--- Provided data ---

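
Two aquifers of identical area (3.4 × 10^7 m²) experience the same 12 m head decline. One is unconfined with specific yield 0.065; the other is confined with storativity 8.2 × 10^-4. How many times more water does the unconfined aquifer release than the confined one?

Unconfined: ΔV_u = Sy × A × Δh = 0.065 × 3.4 × 10^7 × 12 = 2.652 × 10^7 m³
Confined: ΔV_c = S × A × Δh = 8.2 × 10^-4 × 3.4 × 10^7 × 12 = 3.346 × 10^5 m³
Ratio = ΔV_u / ΔV_c = Sy / S = 0.065 / 8.2 × 10^-4 = 79.27

ΔV_u / ΔV_c ≈ 79.3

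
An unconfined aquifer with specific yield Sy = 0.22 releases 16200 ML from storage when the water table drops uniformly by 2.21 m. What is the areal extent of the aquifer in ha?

ΔV = 16200 ML = 1.62 × 10^7 m³
A = ΔV / (Sy × Δh) = 1.62 × 10^7 / (0.22 × 2.21) = 3.332 × 10^7 m²
A = 3.332 × 10^7 m² = 3332 ha

A ≈ 3330 ha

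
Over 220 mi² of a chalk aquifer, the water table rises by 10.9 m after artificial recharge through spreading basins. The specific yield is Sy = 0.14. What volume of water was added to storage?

ΔV ≈ 8.7 × 10^8 m³

A = 220 mi² = 5.698 × 10^8 m²
ΔV = Sy × A × Δh = 0.14 × 5.698 × 10^8 m² × 10.9 m = 8.695 × 10^8 m³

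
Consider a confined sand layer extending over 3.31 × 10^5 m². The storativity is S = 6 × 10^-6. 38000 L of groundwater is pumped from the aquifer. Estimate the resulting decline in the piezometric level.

Δh ≈ 19.1 m

ΔV = 38000 L = 38 m³
Δh = ΔV / (S × A) = 38 m³ / (6 × 10^-6 × 3.31 × 10^5 m²) = 19.13 m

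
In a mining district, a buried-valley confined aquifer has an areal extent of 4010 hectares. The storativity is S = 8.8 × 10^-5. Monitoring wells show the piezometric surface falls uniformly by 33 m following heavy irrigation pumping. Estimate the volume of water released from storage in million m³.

ΔV ≈ 0.116 million m³

A = 4010 hectares = 4.01 × 10^7 m²
ΔV = S × A × Δh = 8.8 × 10^-5 × 4.01 × 10^7 m² × 33 m = 1.165 × 10^5 m³
ΔV = 1.165 × 10^5 m³ = 0.1165 million m³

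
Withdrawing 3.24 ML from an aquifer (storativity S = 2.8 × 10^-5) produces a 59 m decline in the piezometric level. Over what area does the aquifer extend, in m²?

A ≈ 1.96 × 10^6 m²

ΔV = 3.24 ML = 3240 m³
A = ΔV / (S × Δh) = 3240 / (2.8 × 10^-5 × 59) = 1.961 × 10^6 m²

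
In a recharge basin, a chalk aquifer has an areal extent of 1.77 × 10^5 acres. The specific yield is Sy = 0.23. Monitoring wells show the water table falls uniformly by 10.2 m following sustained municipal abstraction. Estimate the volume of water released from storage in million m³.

ΔV ≈ 1680 million m³

A = 1.77 × 10^5 acres = 7.163 × 10^8 m²
ΔV = Sy × A × Δh = 0.23 × 7.163 × 10^8 m² × 10.2 m = 1.68 × 10^9 m³
ΔV = 1.68 × 10^9 m³ = 1680 million m³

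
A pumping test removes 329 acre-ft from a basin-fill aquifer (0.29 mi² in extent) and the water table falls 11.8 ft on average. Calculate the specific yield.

A = 0.29 mi² = 7.511 × 10^5 m²
Δh = 11.8 ft = 3.597 m
ΔV = 329 acre-ft = 4.058 × 10^5 m³
Sy = ΔV / (A × Δh) = 4.058 × 10^5 m³ / (7.511 × 10^5 m² × 3.597 m) = 0.1502

Sy ≈ 0.15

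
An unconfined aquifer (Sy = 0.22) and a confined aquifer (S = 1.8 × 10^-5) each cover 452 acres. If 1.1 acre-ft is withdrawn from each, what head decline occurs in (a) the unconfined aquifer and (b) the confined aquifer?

A = 452 acres = 1.829 × 10^6 m²
ΔV = 1.1 acre-ft = 1357 m³
Unconfined: Δh_u = ΔV/(Sy·A) = 1357/(0.22 × 1.829 × 10^6) = 0.003372 m
Confined: Δh_c = ΔV/(S·A) = 1357/(1.8 × 10^-5 × 1.829 × 10^6) = 41.21 m

Δh_u ≈ 0.00337 m; Δh_c ≈ 41.2 m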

---

## What needs to be done
Reproduce, word for word, every line starting at the line that contains "Withdrawing 3.24 ML" and ending with the final line of the entries.

## Exercise result
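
Withdrawing 3.24 ML from an aquifer (storativity S = 2.8 × 10^-5) produces a 59 m decline in the piezometric level. Over what area does the aquifer extend, in m²?

A ≈ 1.96 × 10^6 m²

ΔV = 3.24 ML = 3240 m³
A = ΔV / (S × Δh) = 3240 / (2.8 × 10^-5 × 59) = 1.961 × 10^6 m²

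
In a recharge basin, a chalk aquifer has an areal extent of 1.77 × 10^5 acres. The specific yield is Sy = 0.23. Monitoring wells show the water table falls uniformly by 10.2 m following sustained municipal abstraction. Estimate the volume of water released from storage in million m³.

ΔV ≈ 1680 million m³

A = 1.77 × 10^5 acres = 7.163 × 10^8 m²
ΔV = Sy × A × Δh = 0.23 × 7.163 × 10^8 m² × 10.2 m = 1.68 × 10^9 m³
ΔV = 1.68 × 10^9 m³ = 1680 million m³

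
A pumping test removes 329 acre-ft from a basin-fill aquifer (0.29 mi² in extent) and the water table falls 11.8 ft on average. Calculate the specific yield.

A = 0.29 mi² = 7.511 × 10^5 m²
Δh = 11.8 ft = 3.597 m
ΔV = 329 acre-ft = 4.058 × 10^5 m³
Sy = ΔV / (A × Δh) = 4.058 × 10^5 m³ / (7.511 × 10^5 m² × 3.597 m) = 0.1502

Sy ≈ 0.15

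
An unconfined aquifer (Sy = 0.22) and a confined aquifer (S = 1.8 × 10^-5) each cover 452 acres. If 1.1 acre-ft is withdrawn from each, what head decline occurs in (a) the unconfined aquifer and (b) the confined aquifer?

A = 452 acres = 1.829 × 10^6 m²
ΔV = 1.1 acre-ft = 1357 m³
Unconfined: Δh_u = ΔV/(Sy·A) = 1357/(0.22 × 1.829 × 10^6) = 0.003372 m
Confined: Δh_c = ΔV/(S·A) = 1357/(1.8 × 10^-5 × 1.829 × 10^6) = 41.21 m

Δh_u ≈ 0.00337 m; Δh_c ≈ 41.2 m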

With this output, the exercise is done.